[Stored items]
==========
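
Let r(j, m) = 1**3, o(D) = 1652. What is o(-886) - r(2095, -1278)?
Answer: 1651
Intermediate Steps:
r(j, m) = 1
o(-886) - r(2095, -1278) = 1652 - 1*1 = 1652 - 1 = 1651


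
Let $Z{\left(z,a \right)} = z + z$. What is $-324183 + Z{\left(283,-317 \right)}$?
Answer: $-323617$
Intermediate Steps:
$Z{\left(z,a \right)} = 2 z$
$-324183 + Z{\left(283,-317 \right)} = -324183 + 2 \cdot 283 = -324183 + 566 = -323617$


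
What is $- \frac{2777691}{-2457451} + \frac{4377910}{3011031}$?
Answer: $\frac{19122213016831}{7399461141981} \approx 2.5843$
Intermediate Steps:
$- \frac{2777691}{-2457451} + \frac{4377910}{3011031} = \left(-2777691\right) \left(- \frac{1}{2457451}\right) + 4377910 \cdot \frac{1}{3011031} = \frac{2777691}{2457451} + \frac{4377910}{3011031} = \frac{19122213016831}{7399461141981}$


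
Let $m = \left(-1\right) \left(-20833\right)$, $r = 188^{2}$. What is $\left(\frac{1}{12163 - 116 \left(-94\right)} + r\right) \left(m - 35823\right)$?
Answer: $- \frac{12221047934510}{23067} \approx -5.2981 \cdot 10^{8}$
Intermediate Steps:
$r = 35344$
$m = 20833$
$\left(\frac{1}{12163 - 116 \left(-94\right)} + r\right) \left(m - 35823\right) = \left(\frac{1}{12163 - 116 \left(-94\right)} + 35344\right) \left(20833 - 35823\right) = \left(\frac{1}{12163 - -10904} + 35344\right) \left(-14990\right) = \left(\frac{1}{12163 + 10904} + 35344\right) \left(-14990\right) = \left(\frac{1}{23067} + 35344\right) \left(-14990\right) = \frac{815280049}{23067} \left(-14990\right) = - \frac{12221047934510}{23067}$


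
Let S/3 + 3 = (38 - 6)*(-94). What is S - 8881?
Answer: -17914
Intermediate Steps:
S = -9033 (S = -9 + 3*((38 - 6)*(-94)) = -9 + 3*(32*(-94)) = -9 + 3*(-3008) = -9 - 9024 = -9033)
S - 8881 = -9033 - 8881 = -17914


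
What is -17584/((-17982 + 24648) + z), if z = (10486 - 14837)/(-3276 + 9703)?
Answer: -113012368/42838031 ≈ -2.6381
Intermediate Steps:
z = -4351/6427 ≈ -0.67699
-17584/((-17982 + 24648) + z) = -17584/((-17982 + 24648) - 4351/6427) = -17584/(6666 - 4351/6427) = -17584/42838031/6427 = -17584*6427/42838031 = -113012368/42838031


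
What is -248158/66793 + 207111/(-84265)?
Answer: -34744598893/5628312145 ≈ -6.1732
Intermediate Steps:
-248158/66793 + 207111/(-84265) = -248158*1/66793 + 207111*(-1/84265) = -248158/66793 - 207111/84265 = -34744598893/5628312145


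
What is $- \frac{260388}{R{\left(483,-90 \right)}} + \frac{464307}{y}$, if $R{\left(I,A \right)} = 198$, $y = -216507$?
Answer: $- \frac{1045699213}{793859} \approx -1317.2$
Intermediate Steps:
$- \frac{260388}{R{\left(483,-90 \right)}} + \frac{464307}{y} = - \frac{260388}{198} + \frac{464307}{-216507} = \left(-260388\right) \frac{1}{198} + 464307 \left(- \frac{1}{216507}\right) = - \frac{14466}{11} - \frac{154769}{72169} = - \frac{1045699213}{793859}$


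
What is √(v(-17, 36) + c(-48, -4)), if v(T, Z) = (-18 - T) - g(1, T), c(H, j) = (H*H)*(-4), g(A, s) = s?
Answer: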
==========
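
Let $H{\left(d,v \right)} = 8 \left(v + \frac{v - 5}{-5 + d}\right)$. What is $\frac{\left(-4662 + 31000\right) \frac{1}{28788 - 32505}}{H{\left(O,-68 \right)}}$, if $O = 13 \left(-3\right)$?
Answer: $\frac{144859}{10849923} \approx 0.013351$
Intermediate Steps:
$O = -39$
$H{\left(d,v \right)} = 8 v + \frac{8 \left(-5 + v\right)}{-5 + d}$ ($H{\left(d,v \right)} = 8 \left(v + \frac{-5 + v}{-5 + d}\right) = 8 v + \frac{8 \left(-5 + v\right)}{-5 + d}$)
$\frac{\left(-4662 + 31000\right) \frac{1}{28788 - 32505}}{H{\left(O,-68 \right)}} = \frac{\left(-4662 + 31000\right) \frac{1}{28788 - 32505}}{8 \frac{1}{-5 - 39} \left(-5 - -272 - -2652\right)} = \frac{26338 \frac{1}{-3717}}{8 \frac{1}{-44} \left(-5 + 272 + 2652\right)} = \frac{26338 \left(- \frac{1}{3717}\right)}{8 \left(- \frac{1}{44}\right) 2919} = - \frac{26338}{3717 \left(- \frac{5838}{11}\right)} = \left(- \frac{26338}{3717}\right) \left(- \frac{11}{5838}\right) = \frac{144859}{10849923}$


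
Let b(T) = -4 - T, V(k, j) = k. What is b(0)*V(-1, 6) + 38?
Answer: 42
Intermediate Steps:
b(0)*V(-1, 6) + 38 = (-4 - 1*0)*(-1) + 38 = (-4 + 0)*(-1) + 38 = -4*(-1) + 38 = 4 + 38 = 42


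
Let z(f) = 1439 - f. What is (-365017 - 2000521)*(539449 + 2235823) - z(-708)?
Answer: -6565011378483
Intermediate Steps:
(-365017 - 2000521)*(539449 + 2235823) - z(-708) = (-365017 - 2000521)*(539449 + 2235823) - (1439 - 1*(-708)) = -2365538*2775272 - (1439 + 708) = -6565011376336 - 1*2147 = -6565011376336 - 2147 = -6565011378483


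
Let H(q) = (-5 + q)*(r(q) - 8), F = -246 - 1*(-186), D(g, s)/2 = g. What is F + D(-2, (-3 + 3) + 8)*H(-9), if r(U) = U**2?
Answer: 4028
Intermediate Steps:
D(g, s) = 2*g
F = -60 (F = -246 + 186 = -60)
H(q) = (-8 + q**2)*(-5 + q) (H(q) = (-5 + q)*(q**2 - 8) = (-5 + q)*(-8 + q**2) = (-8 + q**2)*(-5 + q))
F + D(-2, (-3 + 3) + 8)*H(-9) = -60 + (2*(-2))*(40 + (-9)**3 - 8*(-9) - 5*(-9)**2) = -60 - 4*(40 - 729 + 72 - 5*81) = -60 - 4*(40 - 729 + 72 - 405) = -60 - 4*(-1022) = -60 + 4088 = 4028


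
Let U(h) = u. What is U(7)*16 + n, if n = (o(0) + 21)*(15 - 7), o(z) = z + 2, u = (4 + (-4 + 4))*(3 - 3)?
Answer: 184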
==========
Once you find the line with "Let z(f) = 1439" in the entries above, output it and each line after it up to and including the line with "Answer: 184", and nothing else.

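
Let z(f) = 1439 - f. What is (-365017 - 2000521)*(539449 + 2235823) - z(-708)?
Answer: -6565011378483
Intermediate Steps:
(-365017 - 2000521)*(539449 + 2235823) - z(-708) = (-365017 - 2000521)*(539449 + 2235823) - (1439 - 1*(-708)) = -2365538*2775272 - (1439 + 708) = -6565011376336 - 1*2147 = -6565011376336 - 2147 = -6565011378483


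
Let H(q) = (-5 + q)*(r(q) - 8), F = -246 - 1*(-186), D(g, s)/2 = g. What is F + D(-2, (-3 + 3) + 8)*H(-9), if r(U) = U**2?
Answer: 4028
Intermediate Steps:
D(g, s) = 2*g
F = -60 (F = -246 + 186 = -60)
H(q) = (-8 + q**2)*(-5 + q) (H(q) = (-5 + q)*(q**2 - 8) = (-5 + q)*(-8 + q**2) = (-8 + q**2)*(-5 + q))
F + D(-2, (-3 + 3) + 8)*H(-9) = -60 + (2*(-2))*(40 + (-9)**3 - 8*(-9) - 5*(-9)**2) = -60 - 4*(40 - 729 + 72 - 5*81) = -60 - 4*(40 - 729 + 72 - 405) = -60 - 4*(-1022) = -60 + 4088 = 4028


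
Let U(h) = u. What is U(7)*16 + n, if n = (o(0) + 21)*(15 - 7), o(z) = z + 2, u = (4 + (-4 + 4))*(3 - 3)?
Answer: 184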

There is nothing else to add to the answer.